_Collected data_
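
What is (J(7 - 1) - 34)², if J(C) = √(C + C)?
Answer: 1168 - 136*√3 ≈ 932.44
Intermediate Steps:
J(C) = √2*√C (J(C) = √(2*C) = √2*√C)
(J(7 - 1) - 34)² = (√2*√(7 - 1) - 34)² = (√2*√6 - 34)² = (2*√3 - 34)² = (-34 + 2*√3)²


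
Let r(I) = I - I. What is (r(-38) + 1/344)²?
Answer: 1/118336 ≈ 8.4505e-6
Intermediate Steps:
r(I) = 0
(r(-38) + 1/344)² = (0 + 1/344)² = (1/344)² = 1/118336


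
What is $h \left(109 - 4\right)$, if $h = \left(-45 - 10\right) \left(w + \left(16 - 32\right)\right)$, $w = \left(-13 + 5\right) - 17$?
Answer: $236775$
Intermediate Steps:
$w = -25$ ($w = -8 - 17 = -25$)
$h = 2255$ ($h = \left(-45 - 10\right) \left(-25 + \left(16 - 32\right)\right) = - 55 \left(-25 + \left(16 - 32\right)\right) = - 55 \left(-25 - 16\right) = \left(-55\right) \left(-41\right) = 2255$)
$h \left(109 - 4\right) = 2255 \left(109 - 4\right) = 2255 \cdot 105 = 236775$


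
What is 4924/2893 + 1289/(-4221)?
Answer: 17055127/12211353 ≈ 1.3967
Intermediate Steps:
4924/2893 + 1289/(-4221) = 4924*(1/2893) + 1289*(-1/4221) = 4924/2893 - 1289/4221 = 17055127/12211353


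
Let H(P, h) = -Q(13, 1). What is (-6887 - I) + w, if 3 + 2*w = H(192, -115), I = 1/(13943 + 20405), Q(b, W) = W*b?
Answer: -236829461/34348 ≈ -6895.0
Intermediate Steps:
I = 1/34348 ≈ 2.9114e-5
H(P, h) = -13
w = -8 (w = -3/2 + (1/2)*(-13) = -3/2 - 13/2 = -8)
(-6887 - I) + w = (-6887 - 1*1/34348) - 8 = (-6887 - 1/34348) - 8 = -236554677/34348 - 8 = -236829461/34348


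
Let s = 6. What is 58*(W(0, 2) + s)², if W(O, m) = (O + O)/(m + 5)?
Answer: 2088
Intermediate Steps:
W(O, m) = 2*O/(5 + m) (W(O, m) = (2*O)/(5 + m) = 2*O/(5 + m))
58*(W(0, 2) + s)² = 58*(2*0/(5 + 2) + 6)² = 58*(2*0/7 + 6)² = 58*(2*0*(⅐) + 6)² = 58*(0 + 6)² = 58*6² = 58*36 = 2088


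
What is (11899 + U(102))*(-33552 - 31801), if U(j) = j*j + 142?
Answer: -1466848085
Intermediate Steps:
U(j) = 142 + j**2 (U(j) = j**2 + 142 = 142 + j**2)
(11899 + U(102))*(-33552 - 31801) = (11899 + (142 + 102**2))*(-33552 - 31801) = (11899 + (142 + 10404))*(-65353) = (11899 + 10546)*(-65353) = 22445*(-65353) = -1466848085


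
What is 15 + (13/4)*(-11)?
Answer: -83/4 ≈ -20.750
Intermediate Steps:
15 + (13/4)*(-11) = 15 - 143/4 = -83/4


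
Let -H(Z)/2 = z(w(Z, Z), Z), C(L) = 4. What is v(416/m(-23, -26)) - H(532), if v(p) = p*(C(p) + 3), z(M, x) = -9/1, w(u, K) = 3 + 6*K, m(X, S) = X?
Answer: -3326/23 ≈ -144.61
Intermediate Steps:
z(M, x) = -9 (z(M, x) = -9*1 = -9)
H(Z) = 18 (H(Z) = -2*(-9) = 18)
v(p) = 7*p (v(p) = p*(4 + 3) = p*7 = 7*p)
v(416/m(-23, -26)) - H(532) = 7*(416/(-23)) - 1*18 = 7*(416*(-1/23)) - 18 = 7*(-416/23) - 18 = -2912/23 - 18 = -3326/23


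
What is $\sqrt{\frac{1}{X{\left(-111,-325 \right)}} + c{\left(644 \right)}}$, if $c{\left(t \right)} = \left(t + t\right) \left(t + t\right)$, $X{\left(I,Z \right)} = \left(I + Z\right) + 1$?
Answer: $\frac{\sqrt{313913677965}}{435} \approx 1288.0$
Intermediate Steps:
$X{\left(I,Z \right)} = 1 + I + Z$
$c{\left(t \right)} = 4 t^{2}$ ($c{\left(t \right)} = 2 t 2 t = 4 t^{2}$)
$\sqrt{\frac{1}{X{\left(-111,-325 \right)}} + c{\left(644 \right)}} = \sqrt{\frac{1}{1 - 111 - 325} + 4 \cdot 644^{2}} = \sqrt{\frac{1}{-435} + 4 \cdot 414736} = \sqrt{- \frac{1}{435} + 1658944} = \sqrt{\frac{721640639}{435}} = \frac{\sqrt{313913677965}}{435}$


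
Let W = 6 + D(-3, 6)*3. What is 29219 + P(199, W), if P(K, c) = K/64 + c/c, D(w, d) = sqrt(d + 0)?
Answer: 1870279/64 ≈ 29223.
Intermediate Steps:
D(w, d) = sqrt(d)
W = 6 + 3*sqrt(6) (W = 6 + sqrt(6)*3 = 6 + 3*sqrt(6) ≈ 13.348)
P(K, c) = 1 + K/64 (P(K, c) = K*(1/64) + 1 = K/64 + 1 = 1 + K/64)
29219 + P(199, W) = 29219 + (1 + (1/64)*199) = 29219 + (1 + 199/64) = 29219 + 263/64 = 1870279/64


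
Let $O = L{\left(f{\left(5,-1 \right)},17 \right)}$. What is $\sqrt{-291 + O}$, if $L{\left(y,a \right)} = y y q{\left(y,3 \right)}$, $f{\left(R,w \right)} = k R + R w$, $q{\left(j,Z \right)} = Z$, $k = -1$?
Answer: $3$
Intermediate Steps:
$f{\left(R,w \right)} = - R + R w$
$L{\left(y,a \right)} = 3 y^{2}$ ($L{\left(y,a \right)} = y y 3 = y^{2} \cdot 3 = 3 y^{2}$)
$O = 300$ ($O = 3 \left(5 \left(-1 - 1\right)\right)^{2} = 3 \left(5 \left(-2\right)\right)^{2} = 3 \left(-10\right)^{2} = 3 \cdot 100 = 300$)
$\sqrt{-291 + O} = \sqrt{-291 + 300} = \sqrt{9} = 3$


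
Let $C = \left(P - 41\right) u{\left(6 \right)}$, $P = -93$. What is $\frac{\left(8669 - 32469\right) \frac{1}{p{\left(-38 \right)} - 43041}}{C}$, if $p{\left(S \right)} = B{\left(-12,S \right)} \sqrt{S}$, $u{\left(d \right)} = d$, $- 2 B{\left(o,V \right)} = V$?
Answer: $- \frac{85364650}{124120273733} - \frac{113050 i \sqrt{38}}{372360821199} \approx -0.00068776 - 1.8715 \cdot 10^{-6} i$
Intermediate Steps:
$B{\left(o,V \right)} = - \frac{V}{2}$
$p{\left(S \right)} = - \frac{S^{\frac{3}{2}}}{2}$ ($p{\left(S \right)} = - \frac{S}{2} \sqrt{S} = - \frac{S^{\frac{3}{2}}}{2}$)
$C = -804$ ($C = \left(-93 - 41\right) 6 = \left(-134\right) 6 = -804$)
$\frac{\left(8669 - 32469\right) \frac{1}{p{\left(-38 \right)} - 43041}}{C} = \frac{\left(8669 - 32469\right) \frac{1}{- \frac{\left(-38\right)^{\frac{3}{2}}}{2} - 43041}}{-804} = - \frac{23800}{- \frac{\left(-38\right) i \sqrt{38}}{2} - 43041} \left(- \frac{1}{804}\right) = - \frac{23800}{19 i \sqrt{38} - 43041} \left(- \frac{1}{804}\right) = - \frac{23800}{-43041 + 19 i \sqrt{38}} \left(- \frac{1}{804}\right) = \frac{5950}{201 \left(-43041 + 19 i \sqrt{38}\right)}$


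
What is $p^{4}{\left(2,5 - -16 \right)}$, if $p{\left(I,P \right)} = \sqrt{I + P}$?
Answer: $529$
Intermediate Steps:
$p^{4}{\left(2,5 - -16 \right)} = \left(\sqrt{2 + \left(5 - -16\right)}\right)^{4} = \left(\sqrt{2 + \left(5 + 16\right)}\right)^{4} = \left(\sqrt{2 + 21}\right)^{4} = \left(\sqrt{23}\right)^{4} = 529$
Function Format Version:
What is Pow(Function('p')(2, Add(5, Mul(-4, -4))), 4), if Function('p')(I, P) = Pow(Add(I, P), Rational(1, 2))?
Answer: 529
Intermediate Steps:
Pow(Function('p')(2, Add(5, Mul(-4, -4))), 4) = Pow(Pow(Add(2, Add(5, Mul(-4, -4))), Rational(1, 2)), 4) = Pow(Pow(Add(2, Add(5, 16)), Rational(1, 2)), 4) = Pow(Pow(Add(2, 21), Rational(1, 2)), 4) = Pow(Pow(23, Rational(1, 2)), 4) = 529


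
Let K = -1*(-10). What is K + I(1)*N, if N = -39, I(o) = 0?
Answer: 10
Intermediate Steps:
K = 10
K + I(1)*N = 10 + 0*(-39) = 10 + 0 = 10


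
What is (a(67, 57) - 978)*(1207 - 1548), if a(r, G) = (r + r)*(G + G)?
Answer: -4875618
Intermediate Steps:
a(r, G) = 4*G*r (a(r, G) = (2*r)*(2*G) = 4*G*r)
(a(67, 57) - 978)*(1207 - 1548) = (4*57*67 - 978)*(1207 - 1548) = (15276 - 978)*(-341) = 14298*(-341) = -4875618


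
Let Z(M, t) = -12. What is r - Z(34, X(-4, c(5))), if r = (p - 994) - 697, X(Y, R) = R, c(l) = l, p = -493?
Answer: -2172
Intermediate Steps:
r = -2184 (r = (-493 - 994) - 697 = -1487 - 697 = -2184)
r - Z(34, X(-4, c(5))) = -2184 - 1*(-12) = -2184 + 12 = -2172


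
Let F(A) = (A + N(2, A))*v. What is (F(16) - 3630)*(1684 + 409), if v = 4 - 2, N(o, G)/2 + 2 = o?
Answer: -7530614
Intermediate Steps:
N(o, G) = -4 + 2*o
v = 2
F(A) = 2*A (F(A) = (A + (-4 + 2*2))*2 = (A + (-4 + 4))*2 = (A + 0)*2 = A*2 = 2*A)
(F(16) - 3630)*(1684 + 409) = (2*16 - 3630)*(1684 + 409) = (32 - 3630)*2093 = -3598*2093 = -7530614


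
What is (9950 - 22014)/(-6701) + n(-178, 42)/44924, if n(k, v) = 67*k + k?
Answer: 115213558/75258931 ≈ 1.5309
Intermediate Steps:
n(k, v) = 68*k
(9950 - 22014)/(-6701) + n(-178, 42)/44924 = (9950 - 22014)/(-6701) + (68*(-178))/44924 = -12064*(-1/6701) - 12104*1/44924 = 12064/6701 - 3026/11231 = 115213558/75258931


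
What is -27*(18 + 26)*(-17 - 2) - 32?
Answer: 22540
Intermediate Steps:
-27*(18 + 26)*(-17 - 2) - 32 = -1188*(-19) - 32 = -27*(-836) - 32 = 22572 - 32 = 22540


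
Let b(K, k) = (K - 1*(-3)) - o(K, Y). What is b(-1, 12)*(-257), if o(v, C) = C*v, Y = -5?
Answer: 771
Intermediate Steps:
b(K, k) = 3 + 6*K (b(K, k) = (K - 1*(-3)) - (-5)*K = (K + 3) + 5*K = (3 + K) + 5*K = 3 + 6*K)
b(-1, 12)*(-257) = (3 + 6*(-1))*(-257) = (3 - 6)*(-257) = -3*(-257) = 771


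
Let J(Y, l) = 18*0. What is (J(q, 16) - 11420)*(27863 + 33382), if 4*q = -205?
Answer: -699417900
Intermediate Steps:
q = -205/4 (q = (1/4)*(-205) = -205/4 ≈ -51.250)
J(Y, l) = 0
(J(q, 16) - 11420)*(27863 + 33382) = (0 - 11420)*(27863 + 33382) = -11420*61245 = -699417900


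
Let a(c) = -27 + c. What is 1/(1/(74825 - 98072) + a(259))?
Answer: 23247/5393303 ≈ 0.0043103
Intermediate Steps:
1/(1/(74825 - 98072) + a(259)) = 1/(1/(74825 - 98072) + (-27 + 259)) = 1/(1/(-23247) + 232) = 1/(-1/23247 + 232) = 1/(5393303/23247) = 23247/5393303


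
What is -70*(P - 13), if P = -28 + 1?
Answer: 2800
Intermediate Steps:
P = -27
-70*(P - 13) = -70*(-27 - 13) = -70*(-40) = 2800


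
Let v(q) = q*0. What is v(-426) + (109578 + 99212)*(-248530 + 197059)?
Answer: -10746630090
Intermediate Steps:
v(q) = 0
v(-426) + (109578 + 99212)*(-248530 + 197059) = 0 + (109578 + 99212)*(-248530 + 197059) = 0 + 208790*(-51471) = 0 - 10746630090 = -10746630090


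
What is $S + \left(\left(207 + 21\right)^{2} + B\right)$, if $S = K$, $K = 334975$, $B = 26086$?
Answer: $413045$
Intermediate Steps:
$S = 334975$
$S + \left(\left(207 + 21\right)^{2} + B\right) = 334975 + \left(\left(207 + 21\right)^{2} + 26086\right) = 334975 + \left(228^{2} + 26086\right) = 334975 + \left(51984 + 26086\right) = 334975 + 78070 = 413045$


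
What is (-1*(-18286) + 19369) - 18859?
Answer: 18796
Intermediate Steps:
(-1*(-18286) + 19369) - 18859 = (18286 + 19369) - 18859 = 37655 - 18859 = 18796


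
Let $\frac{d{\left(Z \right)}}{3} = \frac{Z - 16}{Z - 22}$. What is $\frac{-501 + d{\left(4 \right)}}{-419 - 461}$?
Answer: $\frac{499}{880} \approx 0.56705$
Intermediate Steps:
$d{\left(Z \right)} = \frac{3 \left(-16 + Z\right)}{-22 + Z}$ ($d{\left(Z \right)} = 3 \frac{Z - 16}{Z - 22} = 3 \frac{-16 + Z}{-22 + Z} = \frac{3 \left(-16 + Z\right)}{-22 + Z}$)
$\frac{-501 + d{\left(4 \right)}}{-419 - 461} = \frac{-501 + \frac{3 \left(-16 + 4\right)}{-22 + 4}}{-419 - 461} = \frac{-501 + 3 \frac{1}{-18} \left(-12\right)}{-880} = \left(-501 + 3 \left(- \frac{1}{18}\right) \left(-12\right)\right) \left(- \frac{1}{880}\right) = \left(-501 + 2\right) \left(- \frac{1}{880}\right) = \left(-499\right) \left(- \frac{1}{880}\right) = \frac{499}{880}$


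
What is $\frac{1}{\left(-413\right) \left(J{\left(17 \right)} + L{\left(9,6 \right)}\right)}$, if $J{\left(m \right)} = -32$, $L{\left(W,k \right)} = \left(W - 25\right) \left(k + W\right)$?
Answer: $\frac{1}{112336} \approx 8.9019 \cdot 10^{-6}$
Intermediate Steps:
$L{\left(W,k \right)} = \left(-25 + W\right) \left(W + k\right)$
$\frac{1}{\left(-413\right) \left(J{\left(17 \right)} + L{\left(9,6 \right)}\right)} = \frac{1}{\left(-413\right) \left(-32 + \left(9^{2} - 225 - 150 + 9 \cdot 6\right)\right)} = \frac{1}{\left(-413\right) \left(-32 + \left(81 - 225 - 150 + 54\right)\right)} = \frac{1}{\left(-413\right) \left(-32 - 240\right)} = \frac{1}{\left(-413\right) \left(-272\right)} = \frac{1}{112336}$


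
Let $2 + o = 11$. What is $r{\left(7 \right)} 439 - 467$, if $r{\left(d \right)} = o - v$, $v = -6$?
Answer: $6118$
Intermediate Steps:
$o = 9$ ($o = -2 + 11 = 9$)
$r{\left(d \right)} = 15$ ($r{\left(d \right)} = 9 - -6 = 9 + 6 = 15$)
$r{\left(7 \right)} 439 - 467 = 15 \cdot 439 - 467 = 6585 - 467 = 6118$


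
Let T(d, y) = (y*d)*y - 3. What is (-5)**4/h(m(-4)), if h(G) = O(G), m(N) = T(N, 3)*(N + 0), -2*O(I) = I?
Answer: -625/78 ≈ -8.0128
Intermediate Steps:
O(I) = -I/2
T(d, y) = -3 + d*y**2 (T(d, y) = (d*y)*y - 3 = d*y**2 - 3 = -3 + d*y**2)
m(N) = N*(-3 + 9*N) (m(N) = (-3 + N*3**2)*(N + 0) = (-3 + N*9)*N = (-3 + 9*N)*N = N*(-3 + 9*N))
h(G) = -G/2
(-5)**4/h(m(-4)) = (-5)**4/((-3*(-4)*(-1 + 3*(-4))/2)) = 625/((-3*(-4)*(-1 - 12)/2)) = 625/((-3*(-4)*(-13)/2)) = 625/((-1/2*156)) = 625/(-78) = 625*(-1/78) = -625/78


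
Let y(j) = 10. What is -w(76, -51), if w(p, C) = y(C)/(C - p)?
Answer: 10/127 ≈ 0.078740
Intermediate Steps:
w(p, C) = 10/(C - p)
-w(76, -51) = -10/(-51 - 1*76) = -10/(-51 - 76) = -10/(-127) = -10*(-1)/127 = -1*(-10/127) = 10/127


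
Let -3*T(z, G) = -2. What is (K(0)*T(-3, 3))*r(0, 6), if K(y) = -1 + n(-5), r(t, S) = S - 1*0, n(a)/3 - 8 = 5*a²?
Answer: 1592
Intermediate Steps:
n(a) = 24 + 15*a² (n(a) = 24 + 3*(5*a²) = 24 + 15*a²)
r(t, S) = S (r(t, S) = S + 0 = S)
T(z, G) = ⅔ (T(z, G) = -⅓*(-2) = ⅔)
K(y) = 398 (K(y) = -1 + (24 + 15*(-5)²) = -1 + (24 + 15*25) = -1 + (24 + 375) = -1 + 399 = 398)
(K(0)*T(-3, 3))*r(0, 6) = (398*(⅔))*6 = (796/3)*6 = 1592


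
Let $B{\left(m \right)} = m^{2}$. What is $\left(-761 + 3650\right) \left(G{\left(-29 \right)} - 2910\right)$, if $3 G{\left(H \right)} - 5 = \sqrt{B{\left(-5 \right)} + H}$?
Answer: $-8402175 + 1926 i \approx -8.4022 \cdot 10^{6} + 1926.0 i$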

_ABOUT THIS EXERCISE_
If a line in the data contains the string "approx", count it, then give the total and nothing else.

_EXERCISE RESPONSE_
5